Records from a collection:
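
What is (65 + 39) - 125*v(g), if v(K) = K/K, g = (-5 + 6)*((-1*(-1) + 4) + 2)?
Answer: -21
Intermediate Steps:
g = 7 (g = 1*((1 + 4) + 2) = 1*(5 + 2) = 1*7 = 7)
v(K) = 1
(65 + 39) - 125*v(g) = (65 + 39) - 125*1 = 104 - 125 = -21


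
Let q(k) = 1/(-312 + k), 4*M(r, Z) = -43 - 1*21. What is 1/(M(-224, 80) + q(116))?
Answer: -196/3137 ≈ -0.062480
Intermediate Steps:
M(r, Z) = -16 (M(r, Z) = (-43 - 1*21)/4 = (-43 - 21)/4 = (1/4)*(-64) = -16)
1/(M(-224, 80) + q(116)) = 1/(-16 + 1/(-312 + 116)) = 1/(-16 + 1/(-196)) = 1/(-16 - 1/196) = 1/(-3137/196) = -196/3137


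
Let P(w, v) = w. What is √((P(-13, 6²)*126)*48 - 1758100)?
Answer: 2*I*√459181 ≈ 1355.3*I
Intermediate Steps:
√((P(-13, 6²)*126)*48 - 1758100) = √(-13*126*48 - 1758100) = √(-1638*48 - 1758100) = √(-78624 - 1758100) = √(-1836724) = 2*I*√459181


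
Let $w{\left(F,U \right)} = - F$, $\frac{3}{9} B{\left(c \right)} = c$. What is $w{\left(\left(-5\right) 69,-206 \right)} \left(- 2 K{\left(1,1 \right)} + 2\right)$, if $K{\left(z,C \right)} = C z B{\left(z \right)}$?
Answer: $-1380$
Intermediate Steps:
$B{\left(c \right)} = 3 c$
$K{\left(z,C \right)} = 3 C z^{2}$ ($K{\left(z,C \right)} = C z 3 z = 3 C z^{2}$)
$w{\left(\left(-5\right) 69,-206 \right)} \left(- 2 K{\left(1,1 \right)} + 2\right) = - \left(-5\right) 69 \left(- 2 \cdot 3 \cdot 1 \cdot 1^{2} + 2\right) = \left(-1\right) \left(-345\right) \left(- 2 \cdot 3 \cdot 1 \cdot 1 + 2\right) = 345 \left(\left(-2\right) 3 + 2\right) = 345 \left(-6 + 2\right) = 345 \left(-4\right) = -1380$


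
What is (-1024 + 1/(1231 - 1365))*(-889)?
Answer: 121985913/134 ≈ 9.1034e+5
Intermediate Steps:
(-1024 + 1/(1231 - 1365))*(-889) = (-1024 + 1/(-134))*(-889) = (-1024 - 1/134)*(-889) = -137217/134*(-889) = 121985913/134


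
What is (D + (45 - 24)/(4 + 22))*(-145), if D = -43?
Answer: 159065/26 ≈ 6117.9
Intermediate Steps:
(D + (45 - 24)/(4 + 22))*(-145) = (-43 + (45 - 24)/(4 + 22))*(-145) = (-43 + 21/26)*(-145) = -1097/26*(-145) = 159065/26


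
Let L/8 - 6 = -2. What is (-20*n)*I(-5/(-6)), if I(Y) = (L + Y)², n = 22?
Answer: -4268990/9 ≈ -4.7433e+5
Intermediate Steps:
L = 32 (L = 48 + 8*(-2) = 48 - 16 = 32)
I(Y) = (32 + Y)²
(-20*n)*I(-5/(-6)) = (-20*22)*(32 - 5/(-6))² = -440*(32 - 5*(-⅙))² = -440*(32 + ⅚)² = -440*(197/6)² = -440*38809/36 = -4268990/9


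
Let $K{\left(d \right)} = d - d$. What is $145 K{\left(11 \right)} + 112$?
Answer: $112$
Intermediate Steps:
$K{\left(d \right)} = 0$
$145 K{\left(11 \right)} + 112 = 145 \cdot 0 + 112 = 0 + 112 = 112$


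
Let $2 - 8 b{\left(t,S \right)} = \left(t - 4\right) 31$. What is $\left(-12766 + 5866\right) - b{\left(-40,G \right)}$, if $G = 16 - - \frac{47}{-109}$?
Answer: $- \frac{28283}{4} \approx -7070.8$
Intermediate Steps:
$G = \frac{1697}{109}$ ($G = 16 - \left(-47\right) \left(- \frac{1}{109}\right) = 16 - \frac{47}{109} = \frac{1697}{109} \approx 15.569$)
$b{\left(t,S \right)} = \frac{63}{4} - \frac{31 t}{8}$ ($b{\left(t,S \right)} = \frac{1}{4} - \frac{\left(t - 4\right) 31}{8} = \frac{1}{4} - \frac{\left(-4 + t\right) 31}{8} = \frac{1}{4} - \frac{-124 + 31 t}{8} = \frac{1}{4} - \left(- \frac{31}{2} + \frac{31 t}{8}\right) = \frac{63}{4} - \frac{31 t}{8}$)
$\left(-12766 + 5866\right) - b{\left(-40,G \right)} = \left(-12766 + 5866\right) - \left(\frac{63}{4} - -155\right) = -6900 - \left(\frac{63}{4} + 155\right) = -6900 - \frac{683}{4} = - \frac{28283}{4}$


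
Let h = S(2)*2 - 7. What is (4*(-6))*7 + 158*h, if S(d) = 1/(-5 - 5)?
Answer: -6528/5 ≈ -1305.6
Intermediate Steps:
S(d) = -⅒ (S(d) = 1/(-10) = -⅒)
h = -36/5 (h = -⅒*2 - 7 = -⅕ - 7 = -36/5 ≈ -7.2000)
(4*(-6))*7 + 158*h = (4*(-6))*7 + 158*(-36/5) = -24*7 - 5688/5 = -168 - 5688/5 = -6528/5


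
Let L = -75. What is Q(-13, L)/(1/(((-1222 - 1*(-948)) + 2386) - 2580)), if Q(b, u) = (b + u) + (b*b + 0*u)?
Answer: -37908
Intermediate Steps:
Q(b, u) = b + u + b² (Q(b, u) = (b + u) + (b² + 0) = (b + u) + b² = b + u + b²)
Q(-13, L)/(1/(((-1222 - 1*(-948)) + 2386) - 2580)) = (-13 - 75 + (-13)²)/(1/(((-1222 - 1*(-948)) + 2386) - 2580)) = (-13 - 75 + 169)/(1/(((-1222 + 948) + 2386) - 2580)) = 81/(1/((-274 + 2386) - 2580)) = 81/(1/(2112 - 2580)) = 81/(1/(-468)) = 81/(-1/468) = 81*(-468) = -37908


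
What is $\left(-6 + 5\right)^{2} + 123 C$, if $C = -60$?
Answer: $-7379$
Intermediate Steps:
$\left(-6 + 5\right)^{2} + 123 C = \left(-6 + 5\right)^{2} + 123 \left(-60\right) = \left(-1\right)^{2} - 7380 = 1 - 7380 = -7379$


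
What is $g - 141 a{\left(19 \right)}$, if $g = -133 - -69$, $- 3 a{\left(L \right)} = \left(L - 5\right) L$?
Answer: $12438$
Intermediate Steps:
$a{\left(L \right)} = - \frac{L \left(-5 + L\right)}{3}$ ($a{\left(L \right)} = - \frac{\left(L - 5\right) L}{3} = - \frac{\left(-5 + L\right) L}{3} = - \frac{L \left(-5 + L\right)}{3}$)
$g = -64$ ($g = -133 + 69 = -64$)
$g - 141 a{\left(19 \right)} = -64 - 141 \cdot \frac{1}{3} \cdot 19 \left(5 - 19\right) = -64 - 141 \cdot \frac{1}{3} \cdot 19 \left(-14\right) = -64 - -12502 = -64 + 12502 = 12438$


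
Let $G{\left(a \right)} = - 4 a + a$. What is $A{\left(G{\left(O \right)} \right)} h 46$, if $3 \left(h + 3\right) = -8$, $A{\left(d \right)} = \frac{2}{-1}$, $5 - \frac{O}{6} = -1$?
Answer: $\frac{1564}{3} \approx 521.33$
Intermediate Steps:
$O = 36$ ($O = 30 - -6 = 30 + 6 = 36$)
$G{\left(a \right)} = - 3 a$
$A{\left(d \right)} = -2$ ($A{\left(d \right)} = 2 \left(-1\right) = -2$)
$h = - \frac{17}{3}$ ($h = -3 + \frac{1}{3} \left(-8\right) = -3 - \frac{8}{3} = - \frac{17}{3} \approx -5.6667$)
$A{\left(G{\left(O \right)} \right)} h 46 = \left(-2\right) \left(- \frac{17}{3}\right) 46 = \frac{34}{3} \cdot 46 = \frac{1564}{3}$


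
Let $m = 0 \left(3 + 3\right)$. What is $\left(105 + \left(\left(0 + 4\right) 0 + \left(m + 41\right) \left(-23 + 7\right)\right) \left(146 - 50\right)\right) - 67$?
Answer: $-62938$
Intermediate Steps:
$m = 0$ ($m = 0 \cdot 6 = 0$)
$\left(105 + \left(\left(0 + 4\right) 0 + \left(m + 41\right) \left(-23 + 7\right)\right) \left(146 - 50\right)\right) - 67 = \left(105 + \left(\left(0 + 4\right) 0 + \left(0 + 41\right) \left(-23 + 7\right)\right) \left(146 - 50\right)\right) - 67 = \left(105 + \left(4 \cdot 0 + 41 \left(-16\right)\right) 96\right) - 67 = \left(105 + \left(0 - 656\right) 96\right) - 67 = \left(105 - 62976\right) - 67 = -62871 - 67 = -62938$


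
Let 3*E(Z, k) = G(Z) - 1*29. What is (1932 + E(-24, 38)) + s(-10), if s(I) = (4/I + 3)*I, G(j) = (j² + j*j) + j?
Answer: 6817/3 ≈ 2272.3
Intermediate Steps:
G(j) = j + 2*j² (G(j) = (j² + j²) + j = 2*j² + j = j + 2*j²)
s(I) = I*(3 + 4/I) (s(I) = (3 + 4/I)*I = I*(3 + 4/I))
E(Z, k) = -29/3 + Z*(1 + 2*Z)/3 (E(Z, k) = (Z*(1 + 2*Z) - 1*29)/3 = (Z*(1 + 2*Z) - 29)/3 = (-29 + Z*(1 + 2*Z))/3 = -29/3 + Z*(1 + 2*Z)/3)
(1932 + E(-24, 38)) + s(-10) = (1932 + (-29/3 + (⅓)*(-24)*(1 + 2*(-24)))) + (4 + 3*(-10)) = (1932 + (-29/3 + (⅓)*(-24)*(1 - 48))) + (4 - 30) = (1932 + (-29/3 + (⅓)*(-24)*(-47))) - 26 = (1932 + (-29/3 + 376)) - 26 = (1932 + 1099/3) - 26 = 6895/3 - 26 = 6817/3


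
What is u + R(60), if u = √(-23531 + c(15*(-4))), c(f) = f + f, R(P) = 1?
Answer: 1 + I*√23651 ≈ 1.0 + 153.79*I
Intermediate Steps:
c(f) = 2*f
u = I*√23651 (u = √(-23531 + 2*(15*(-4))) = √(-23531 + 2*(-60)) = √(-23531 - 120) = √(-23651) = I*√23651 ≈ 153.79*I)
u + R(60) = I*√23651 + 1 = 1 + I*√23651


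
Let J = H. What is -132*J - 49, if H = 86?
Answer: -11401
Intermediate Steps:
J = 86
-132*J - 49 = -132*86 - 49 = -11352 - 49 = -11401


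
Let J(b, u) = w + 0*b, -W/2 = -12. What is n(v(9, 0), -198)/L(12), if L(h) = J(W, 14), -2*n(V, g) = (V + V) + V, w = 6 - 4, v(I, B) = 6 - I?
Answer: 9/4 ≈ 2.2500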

* * *

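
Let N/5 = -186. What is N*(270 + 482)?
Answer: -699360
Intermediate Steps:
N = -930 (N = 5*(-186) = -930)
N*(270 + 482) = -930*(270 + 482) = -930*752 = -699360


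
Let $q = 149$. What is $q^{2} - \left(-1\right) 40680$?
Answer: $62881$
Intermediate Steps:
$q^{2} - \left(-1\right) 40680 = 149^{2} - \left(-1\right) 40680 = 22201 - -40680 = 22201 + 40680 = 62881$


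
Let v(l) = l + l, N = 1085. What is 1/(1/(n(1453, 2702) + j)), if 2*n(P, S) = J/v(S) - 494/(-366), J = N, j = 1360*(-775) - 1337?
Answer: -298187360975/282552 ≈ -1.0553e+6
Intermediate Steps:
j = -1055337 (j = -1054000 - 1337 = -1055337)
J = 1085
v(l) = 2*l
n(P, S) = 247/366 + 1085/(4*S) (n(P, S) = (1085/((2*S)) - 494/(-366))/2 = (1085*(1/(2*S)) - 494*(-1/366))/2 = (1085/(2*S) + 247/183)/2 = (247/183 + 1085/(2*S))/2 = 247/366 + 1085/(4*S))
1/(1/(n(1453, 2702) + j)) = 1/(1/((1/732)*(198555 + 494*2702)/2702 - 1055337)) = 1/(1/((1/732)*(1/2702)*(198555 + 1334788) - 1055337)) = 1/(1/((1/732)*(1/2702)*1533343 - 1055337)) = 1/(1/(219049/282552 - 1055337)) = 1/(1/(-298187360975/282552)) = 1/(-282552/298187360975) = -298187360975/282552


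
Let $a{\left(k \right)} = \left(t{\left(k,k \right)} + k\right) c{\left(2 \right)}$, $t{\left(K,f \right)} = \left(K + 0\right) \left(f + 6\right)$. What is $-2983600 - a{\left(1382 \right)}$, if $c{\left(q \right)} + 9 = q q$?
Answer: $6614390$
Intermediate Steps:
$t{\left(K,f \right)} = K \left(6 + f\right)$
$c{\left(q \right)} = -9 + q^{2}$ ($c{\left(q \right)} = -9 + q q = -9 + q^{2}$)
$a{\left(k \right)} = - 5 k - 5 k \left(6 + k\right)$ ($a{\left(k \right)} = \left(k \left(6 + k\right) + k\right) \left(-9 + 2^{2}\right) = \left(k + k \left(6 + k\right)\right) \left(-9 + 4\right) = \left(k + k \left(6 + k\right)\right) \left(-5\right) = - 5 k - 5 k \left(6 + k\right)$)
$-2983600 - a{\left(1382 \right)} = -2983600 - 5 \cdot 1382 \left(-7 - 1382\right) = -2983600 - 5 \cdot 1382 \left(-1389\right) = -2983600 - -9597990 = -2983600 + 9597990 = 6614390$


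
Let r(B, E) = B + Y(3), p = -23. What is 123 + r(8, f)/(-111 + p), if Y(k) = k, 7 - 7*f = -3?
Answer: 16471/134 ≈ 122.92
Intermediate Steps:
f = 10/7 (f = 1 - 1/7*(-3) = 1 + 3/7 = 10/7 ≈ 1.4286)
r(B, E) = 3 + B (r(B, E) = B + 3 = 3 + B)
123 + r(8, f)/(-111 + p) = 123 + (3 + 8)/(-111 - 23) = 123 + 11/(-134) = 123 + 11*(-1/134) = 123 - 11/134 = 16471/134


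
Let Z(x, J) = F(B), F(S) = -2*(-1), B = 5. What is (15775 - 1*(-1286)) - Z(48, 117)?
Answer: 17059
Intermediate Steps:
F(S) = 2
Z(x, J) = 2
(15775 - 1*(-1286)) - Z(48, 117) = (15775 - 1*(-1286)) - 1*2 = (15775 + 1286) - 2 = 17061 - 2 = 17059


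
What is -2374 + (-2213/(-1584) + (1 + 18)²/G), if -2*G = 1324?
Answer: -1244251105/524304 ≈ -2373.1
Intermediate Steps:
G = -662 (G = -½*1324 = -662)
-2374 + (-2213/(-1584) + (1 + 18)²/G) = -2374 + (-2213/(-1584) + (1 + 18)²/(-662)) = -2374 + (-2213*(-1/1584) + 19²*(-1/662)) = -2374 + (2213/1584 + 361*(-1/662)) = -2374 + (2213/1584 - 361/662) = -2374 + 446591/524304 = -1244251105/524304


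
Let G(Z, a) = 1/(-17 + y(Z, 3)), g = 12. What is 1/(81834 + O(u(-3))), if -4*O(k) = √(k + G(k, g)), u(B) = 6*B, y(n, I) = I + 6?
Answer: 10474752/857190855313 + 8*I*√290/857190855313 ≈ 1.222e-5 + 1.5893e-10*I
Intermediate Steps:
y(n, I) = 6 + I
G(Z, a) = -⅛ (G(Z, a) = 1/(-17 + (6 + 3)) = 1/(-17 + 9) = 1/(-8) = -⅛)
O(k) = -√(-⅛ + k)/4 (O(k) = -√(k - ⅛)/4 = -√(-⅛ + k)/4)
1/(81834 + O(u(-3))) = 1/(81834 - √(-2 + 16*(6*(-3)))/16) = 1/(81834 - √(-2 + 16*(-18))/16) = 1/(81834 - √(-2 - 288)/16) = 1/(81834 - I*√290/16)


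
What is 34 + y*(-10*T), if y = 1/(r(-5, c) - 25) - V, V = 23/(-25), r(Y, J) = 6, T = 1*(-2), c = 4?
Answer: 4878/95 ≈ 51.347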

Work instructions:
Would you please repeat exactly the lines above, starting at the line with "What is (65" and stopping at the line with "Answer: 159065/26 ≈ 6117.9", both included?

Task response:
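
What is (65 + 39) - 125*v(g), if v(K) = K/K, g = (-5 + 6)*((-1*(-1) + 4) + 2)?
Answer: -21
Intermediate Steps:
g = 7 (g = 1*((1 + 4) + 2) = 1*(5 + 2) = 1*7 = 7)
v(K) = 1
(65 + 39) - 125*v(g) = (65 + 39) - 125*1 = 104 - 125 = -21


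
Let q(k) = 1/(-312 + k), 4*M(r, Z) = -43 - 1*21. What is 1/(M(-224, 80) + q(116))?
Answer: -196/3137 ≈ -0.062480
Intermediate Steps:
M(r, Z) = -16 (M(r, Z) = (-43 - 1*21)/4 = (-43 - 21)/4 = (1/4)*(-64) = -16)
1/(M(-224, 80) + q(116)) = 1/(-16 + 1/(-312 + 116)) = 1/(-16 + 1/(-196)) = 1/(-16 - 1/196) = 1/(-3137/196) = -196/3137


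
Let P(w, v) = w. What is √((P(-13, 6²)*126)*48 - 1758100)?
Answer: 2*I*√459181 ≈ 1355.3*I
Intermediate Steps:
√((P(-13, 6²)*126)*48 - 1758100) = √(-13*126*48 - 1758100) = √(-1638*48 - 1758100) = √(-78624 - 1758100) = √(-1836724) = 2*I*√459181


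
Let $w{\left(F,U \right)} = - F$, $\frac{3}{9} B{\left(c \right)} = c$. What is $w{\left(\left(-5\right) 69,-206 \right)} \left(- 2 K{\left(1,1 \right)} + 2\right)$, if $K{\left(z,C \right)} = C z B{\left(z \right)}$?
Answer: $-1380$
Intermediate Steps:
$B{\left(c \right)} = 3 c$
$K{\left(z,C \right)} = 3 C z^{2}$ ($K{\left(z,C \right)} = C z 3 z = 3 C z^{2}$)
$w{\left(\left(-5\right) 69,-206 \right)} \left(- 2 K{\left(1,1 \right)} + 2\right) = - \left(-5\right) 69 \left(- 2 \cdot 3 \cdot 1 \cdot 1^{2} + 2\right) = \left(-1\right) \left(-345\right) \left(- 2 \cdot 3 \cdot 1 \cdot 1 + 2\right) = 345 \left(\left(-2\right) 3 + 2\right) = 345 \left(-6 + 2\right) = 345 \left(-4\right) = -1380$


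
What is (-1024 + 1/(1231 - 1365))*(-889)?
Answer: 121985913/134 ≈ 9.1034e+5
Intermediate Steps:
(-1024 + 1/(1231 - 1365))*(-889) = (-1024 + 1/(-134))*(-889) = (-1024 - 1/134)*(-889) = -137217/134*(-889) = 121985913/134


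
What is (D + (45 - 24)/(4 + 22))*(-145), if D = -43?
Answer: 159065/26 ≈ 6117.9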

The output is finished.